Exercise details – Among the records below, find each line bearing the word "INITIAL" and copy it.

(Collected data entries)
· · · ·

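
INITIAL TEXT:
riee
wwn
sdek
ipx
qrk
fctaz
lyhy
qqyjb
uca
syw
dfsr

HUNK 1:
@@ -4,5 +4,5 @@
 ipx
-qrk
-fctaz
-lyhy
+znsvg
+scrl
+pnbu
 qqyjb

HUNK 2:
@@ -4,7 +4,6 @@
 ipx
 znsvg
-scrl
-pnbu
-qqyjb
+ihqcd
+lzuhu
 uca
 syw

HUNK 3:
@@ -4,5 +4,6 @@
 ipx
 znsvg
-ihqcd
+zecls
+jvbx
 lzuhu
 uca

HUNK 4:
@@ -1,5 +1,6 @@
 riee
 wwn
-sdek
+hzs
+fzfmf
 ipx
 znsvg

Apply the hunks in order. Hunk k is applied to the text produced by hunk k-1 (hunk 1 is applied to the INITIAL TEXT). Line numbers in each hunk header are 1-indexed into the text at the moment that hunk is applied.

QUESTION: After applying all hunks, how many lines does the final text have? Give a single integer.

Hunk 1: at line 4 remove [qrk,fctaz,lyhy] add [znsvg,scrl,pnbu] -> 11 lines: riee wwn sdek ipx znsvg scrl pnbu qqyjb uca syw dfsr
Hunk 2: at line 4 remove [scrl,pnbu,qqyjb] add [ihqcd,lzuhu] -> 10 lines: riee wwn sdek ipx znsvg ihqcd lzuhu uca syw dfsr
Hunk 3: at line 4 remove [ihqcd] add [zecls,jvbx] -> 11 lines: riee wwn sdek ipx znsvg zecls jvbx lzuhu uca syw dfsr
Hunk 4: at line 1 remove [sdek] add [hzs,fzfmf] -> 12 lines: riee wwn hzs fzfmf ipx znsvg zecls jvbx lzuhu uca syw dfsr
Final line count: 12

Answer: 12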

· · · ·

Task response –
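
INITIAL TEXT:
Apply the hunks in order. Hunk k is applied to the text produced by hunk k-1 (hunk 1 is applied to the INITIAL TEXT). Line numbers in each hunk header are 1-indexed into the text at the moment that hunk is applied.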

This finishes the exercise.